**Description of the task:** Every line below from the one containing "(R, 1) |- (P, 0, right)" through the one containing "Start configuration: tape" must be transcribed exactly. Omit all lines outside that stretch.

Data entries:
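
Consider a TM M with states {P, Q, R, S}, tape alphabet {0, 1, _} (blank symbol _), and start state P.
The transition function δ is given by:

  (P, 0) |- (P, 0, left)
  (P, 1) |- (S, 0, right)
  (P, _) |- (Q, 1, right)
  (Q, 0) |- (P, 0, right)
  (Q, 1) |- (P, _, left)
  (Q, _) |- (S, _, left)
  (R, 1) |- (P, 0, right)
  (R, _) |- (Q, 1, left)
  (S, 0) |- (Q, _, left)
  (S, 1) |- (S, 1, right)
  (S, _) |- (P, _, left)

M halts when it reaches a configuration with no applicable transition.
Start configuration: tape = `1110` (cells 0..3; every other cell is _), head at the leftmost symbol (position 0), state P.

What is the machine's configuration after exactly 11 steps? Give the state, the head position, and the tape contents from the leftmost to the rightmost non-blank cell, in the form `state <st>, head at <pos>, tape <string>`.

P | _[1]110   read 1 → write 0, move right, go to S
S | _0[1]10   read 1 → write 1, move right, go to S
S | _01[1]0   read 1 → write 1, move right, go to S
S | _011[0]   read 0 → write _, move left, go to Q
Q | _01[1]_   read 1 → write _, move left, go to P
P | _0[1]__   read 1 → write 0, move right, go to S
S | _00[_]_   read _ → write _, move left, go to P
P | _0[0]__   read 0 → write 0, move left, go to P
P | _[0]0__   read 0 → write 0, move left, go to P
P | [_]00__   read _ → write 1, move right, go to Q
Q | 1[0]0__   read 0 → write 0, move right, go to P
P | 10[0]__
After 11 steps: state P, head at 1, tape 100.

state P, head at 1, tape 100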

**Completed exercise:**
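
  (R, 1) |- (P, 0, right)
  (R, _) |- (Q, 1, left)
  (S, 0) |- (Q, _, left)
  (S, 1) |- (S, 1, right)
  (S, _) |- (P, _, left)

M halts when it reaches a configuration with no applicable transition.
Start configuration: tape = `1110` (cells 0..3; every other cell is _), head at the leftmost symbol (position 0), state P.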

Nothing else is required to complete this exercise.